Word for word, set down the full listing below.

## [Source information]
--------
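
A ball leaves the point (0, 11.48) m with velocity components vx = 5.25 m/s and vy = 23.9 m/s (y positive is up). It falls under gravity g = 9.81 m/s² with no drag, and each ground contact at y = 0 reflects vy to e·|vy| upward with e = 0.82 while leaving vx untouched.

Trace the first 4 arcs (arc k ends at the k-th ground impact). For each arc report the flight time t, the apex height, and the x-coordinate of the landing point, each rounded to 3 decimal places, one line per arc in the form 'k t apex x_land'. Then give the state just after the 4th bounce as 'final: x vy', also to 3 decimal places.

1 5.313 40.594 27.894
2 4.718 27.295 52.663
3 3.869 18.353 72.974
4 3.172 12.341 89.629
final: 89.629 12.760

Arc 1: start y=11.480, vy=23.900 → t=5.313, apex=40.594, x_land=27.894, impact vy=-28.221
  bounce: vy ← 0.82·28.221 = 23.142
Arc 2: start y=0.000, vy=23.142 → t=4.718, apex=27.295, x_land=52.663, impact vy=-23.142
  bounce: vy ← 0.82·23.142 = 18.976
Arc 3: start y=0.000, vy=18.976 → t=3.869, apex=18.353, x_land=72.974, impact vy=-18.976
  bounce: vy ← 0.82·18.976 = 15.560
Arc 4: start y=0.000, vy=15.560 → t=3.172, apex=12.341, x_land=89.629, impact vy=-15.560
  bounce: vy ← 0.82·15.560 = 12.760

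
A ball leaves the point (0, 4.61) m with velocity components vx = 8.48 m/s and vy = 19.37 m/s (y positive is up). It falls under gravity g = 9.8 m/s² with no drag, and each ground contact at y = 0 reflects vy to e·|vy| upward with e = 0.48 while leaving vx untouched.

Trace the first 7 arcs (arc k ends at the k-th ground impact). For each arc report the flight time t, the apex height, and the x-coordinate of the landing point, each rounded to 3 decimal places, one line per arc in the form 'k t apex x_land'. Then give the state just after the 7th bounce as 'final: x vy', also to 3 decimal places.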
--------
## [Written response]
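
A ball leaves the point (0, 11.48) m with velocity components vx = 5.25 m/s and vy = 23.9 m/s (y positive is up). It falls under gravity g = 9.81 m/s² with no drag, and each ground contact at y = 0 reflects vy to e·|vy| upward with e = 0.82 while leaving vx untouched.

Trace the first 4 arcs (arc k ends at the k-th ground impact). For each arc report the flight time t, the apex height, and the x-coordinate of the landing point, each rounded to 3 decimal places, one line per arc in the form 'k t apex x_land'. Then give the state just after the 4th bounce as 'final: x vy', also to 3 decimal places.

1 5.313 40.594 27.894
2 4.718 27.295 52.663
3 3.869 18.353 72.974
4 3.172 12.341 89.629
final: 89.629 12.760

Arc 1: start y=11.480, vy=23.900 → t=5.313, apex=40.594, x_land=27.894, impact vy=-28.221
  bounce: vy ← 0.82·28.221 = 23.142
Arc 2: start y=0.000, vy=23.142 → t=4.718, apex=27.295, x_land=52.663, impact vy=-23.142
  bounce: vy ← 0.82·23.142 = 18.976
Arc 3: start y=0.000, vy=18.976 → t=3.869, apex=18.353, x_land=72.974, impact vy=-18.976
  bounce: vy ← 0.82·18.976 = 15.560
Arc 4: start y=0.000, vy=15.560 → t=3.172, apex=12.341, x_land=89.629, impact vy=-15.560
  bounce: vy ← 0.82·15.560 = 12.760

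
A ball leaves the point (0, 4.61) m with velocity components vx = 8.48 m/s and vy = 19.37 m/s (y positive is up). It falls under gravity g = 9.8 m/s² with no drag, and each ground contact at y = 0 reflects vy to e·|vy| upward with e = 0.48 while leaving vx untouched.

Trace the first 7 arcs (arc k ends at the k-th ground impact). For each arc report the flight time t, the apex height, and the x-coordinate of the landing point, each rounded to 3 decimal places, one line per arc in the form 'k t apex x_land'. Then give the state just after the 7th bounce as 'final: x vy', also to 3 decimal places.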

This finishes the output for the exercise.